- _WHAT IS REQUIRED_
Starting at the line below holding "[0.40, 0.00, 0.30]" and stopping at the line holding "For the coming", print every line exactly, both ends included, and leave the rest out.

(Items from a dataset)
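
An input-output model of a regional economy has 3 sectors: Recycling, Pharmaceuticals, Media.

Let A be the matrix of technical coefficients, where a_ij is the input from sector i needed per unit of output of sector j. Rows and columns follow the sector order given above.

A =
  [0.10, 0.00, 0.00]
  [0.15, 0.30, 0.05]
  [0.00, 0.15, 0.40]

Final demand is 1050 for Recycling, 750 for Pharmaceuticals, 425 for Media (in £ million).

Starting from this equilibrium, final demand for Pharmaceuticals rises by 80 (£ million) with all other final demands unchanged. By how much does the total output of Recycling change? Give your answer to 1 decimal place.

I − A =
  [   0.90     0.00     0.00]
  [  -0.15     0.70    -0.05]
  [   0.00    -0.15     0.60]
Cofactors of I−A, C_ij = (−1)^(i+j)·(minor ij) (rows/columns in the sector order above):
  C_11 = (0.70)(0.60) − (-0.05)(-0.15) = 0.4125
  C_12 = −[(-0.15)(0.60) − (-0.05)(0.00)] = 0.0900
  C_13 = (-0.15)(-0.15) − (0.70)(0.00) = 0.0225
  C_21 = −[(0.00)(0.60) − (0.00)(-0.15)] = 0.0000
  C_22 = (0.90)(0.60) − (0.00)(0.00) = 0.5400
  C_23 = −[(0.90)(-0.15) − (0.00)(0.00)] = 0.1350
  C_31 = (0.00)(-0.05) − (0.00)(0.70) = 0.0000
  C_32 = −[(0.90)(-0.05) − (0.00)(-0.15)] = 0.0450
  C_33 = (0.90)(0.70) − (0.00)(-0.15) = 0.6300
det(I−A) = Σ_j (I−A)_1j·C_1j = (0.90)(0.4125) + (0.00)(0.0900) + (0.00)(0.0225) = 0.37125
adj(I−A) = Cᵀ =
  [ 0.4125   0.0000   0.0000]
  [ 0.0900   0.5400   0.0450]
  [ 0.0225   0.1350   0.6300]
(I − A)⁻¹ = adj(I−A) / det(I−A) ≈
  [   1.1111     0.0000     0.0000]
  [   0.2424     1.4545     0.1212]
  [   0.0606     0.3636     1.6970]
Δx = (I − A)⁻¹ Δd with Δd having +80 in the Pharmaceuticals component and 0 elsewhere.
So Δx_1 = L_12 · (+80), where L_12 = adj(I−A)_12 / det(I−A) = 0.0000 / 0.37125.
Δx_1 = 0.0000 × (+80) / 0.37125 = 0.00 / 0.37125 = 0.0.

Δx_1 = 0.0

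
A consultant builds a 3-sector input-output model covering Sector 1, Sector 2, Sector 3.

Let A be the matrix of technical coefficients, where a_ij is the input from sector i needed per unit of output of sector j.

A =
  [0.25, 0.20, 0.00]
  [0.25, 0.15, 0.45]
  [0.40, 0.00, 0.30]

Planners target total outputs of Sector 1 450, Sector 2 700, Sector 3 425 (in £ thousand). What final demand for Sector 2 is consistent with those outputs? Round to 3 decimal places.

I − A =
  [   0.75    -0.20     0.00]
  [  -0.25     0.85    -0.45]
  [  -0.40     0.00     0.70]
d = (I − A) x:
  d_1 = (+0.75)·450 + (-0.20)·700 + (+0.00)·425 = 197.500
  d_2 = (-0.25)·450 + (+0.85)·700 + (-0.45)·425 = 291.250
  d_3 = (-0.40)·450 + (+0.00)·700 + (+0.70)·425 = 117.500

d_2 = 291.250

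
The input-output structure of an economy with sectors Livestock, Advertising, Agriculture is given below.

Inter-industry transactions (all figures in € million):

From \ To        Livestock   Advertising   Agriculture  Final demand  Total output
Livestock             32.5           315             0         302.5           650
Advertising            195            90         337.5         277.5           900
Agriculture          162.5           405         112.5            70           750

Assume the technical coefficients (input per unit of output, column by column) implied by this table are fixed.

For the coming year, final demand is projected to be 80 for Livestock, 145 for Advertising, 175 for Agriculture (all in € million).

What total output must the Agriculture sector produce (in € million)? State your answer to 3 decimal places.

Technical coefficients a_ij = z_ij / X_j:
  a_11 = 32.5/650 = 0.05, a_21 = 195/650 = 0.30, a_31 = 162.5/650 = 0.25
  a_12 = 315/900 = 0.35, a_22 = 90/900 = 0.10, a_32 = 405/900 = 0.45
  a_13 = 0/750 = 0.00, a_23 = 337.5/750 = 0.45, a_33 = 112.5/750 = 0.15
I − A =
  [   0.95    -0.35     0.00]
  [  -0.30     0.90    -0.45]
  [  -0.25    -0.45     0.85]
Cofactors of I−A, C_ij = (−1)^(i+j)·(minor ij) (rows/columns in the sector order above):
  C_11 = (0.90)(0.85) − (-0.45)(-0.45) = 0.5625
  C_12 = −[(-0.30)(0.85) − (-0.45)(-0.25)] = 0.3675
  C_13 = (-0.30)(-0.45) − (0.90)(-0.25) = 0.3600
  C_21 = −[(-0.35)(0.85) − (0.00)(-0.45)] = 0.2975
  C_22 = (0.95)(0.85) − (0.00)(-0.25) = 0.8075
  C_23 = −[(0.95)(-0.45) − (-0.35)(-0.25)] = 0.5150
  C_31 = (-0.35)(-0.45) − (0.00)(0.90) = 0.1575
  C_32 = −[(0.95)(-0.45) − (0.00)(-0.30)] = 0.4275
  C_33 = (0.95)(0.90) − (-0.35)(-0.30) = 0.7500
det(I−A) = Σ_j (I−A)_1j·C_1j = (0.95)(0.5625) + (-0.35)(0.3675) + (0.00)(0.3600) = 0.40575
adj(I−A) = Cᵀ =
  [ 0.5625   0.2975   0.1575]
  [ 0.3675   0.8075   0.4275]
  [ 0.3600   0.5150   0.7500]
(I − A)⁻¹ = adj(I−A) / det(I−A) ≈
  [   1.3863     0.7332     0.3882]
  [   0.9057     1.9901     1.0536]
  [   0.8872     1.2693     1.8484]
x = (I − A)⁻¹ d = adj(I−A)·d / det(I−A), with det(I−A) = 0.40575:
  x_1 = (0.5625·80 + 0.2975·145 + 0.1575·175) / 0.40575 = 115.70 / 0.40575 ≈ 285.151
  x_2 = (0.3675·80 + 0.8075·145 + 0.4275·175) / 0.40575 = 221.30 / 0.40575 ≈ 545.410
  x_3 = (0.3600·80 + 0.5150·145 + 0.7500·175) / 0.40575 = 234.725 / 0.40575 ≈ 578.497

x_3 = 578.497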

* * *

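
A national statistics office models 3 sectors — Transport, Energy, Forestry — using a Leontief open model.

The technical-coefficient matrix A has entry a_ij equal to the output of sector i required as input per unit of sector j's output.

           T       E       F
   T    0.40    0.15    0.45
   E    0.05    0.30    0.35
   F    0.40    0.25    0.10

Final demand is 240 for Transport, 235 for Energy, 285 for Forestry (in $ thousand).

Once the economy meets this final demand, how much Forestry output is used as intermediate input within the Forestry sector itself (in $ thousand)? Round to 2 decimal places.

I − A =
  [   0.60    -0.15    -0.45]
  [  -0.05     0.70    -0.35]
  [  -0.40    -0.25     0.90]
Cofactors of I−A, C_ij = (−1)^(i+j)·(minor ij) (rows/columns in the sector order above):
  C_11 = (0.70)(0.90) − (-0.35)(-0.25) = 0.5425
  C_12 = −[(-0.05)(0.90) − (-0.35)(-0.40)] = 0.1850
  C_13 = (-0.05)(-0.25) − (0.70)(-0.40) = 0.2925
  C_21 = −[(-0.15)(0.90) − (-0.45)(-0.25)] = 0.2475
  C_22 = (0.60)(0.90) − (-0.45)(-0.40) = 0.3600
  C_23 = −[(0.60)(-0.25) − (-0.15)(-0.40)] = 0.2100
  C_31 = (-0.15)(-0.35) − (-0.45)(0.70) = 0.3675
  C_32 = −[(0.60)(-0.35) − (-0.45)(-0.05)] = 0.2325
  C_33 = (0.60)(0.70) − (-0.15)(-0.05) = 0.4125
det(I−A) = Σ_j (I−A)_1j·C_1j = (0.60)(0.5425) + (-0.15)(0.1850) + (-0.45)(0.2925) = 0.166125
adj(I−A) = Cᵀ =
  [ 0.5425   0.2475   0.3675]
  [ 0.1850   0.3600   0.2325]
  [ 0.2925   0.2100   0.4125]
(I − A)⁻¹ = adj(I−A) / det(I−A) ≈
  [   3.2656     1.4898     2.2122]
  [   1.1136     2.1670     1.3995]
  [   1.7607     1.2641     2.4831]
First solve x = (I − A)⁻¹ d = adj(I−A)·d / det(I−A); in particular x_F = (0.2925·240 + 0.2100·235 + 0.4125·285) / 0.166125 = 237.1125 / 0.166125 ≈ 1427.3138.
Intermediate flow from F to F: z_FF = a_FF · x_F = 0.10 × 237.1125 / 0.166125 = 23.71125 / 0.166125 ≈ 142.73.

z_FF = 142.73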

- _SOLUTION BELOW_
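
  [0.40, 0.00, 0.30]

Planners target total outputs of Sector 1 450, Sector 2 700, Sector 3 425 (in £ thousand). What final demand for Sector 2 is consistent with those outputs? Round to 3 decimal places.

I − A =
  [   0.75    -0.20     0.00]
  [  -0.25     0.85    -0.45]
  [  -0.40     0.00     0.70]
d = (I − A) x:
  d_1 = (+0.75)·450 + (-0.20)·700 + (+0.00)·425 = 197.500
  d_2 = (-0.25)·450 + (+0.85)·700 + (-0.45)·425 = 291.250
  d_3 = (-0.40)·450 + (+0.00)·700 + (+0.70)·425 = 117.500

d_2 = 291.250

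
The input-output structure of an economy with sectors Livestock, Advertising, Agriculture is given below.

Inter-industry transactions (all figures in € million):

From \ To        Livestock   Advertising   Agriculture  Final demand  Total output
Livestock             32.5           315             0         302.5           650
Advertising            195            90         337.5         277.5           900
Agriculture          162.5           405         112.5            70           750

Assume the technical coefficients (input per unit of output, column by column) implied by this table are fixed.

For the coming year, final demand is projected to be 80 for Livestock, 145 for Advertising, 175 for Agriculture (all in € million).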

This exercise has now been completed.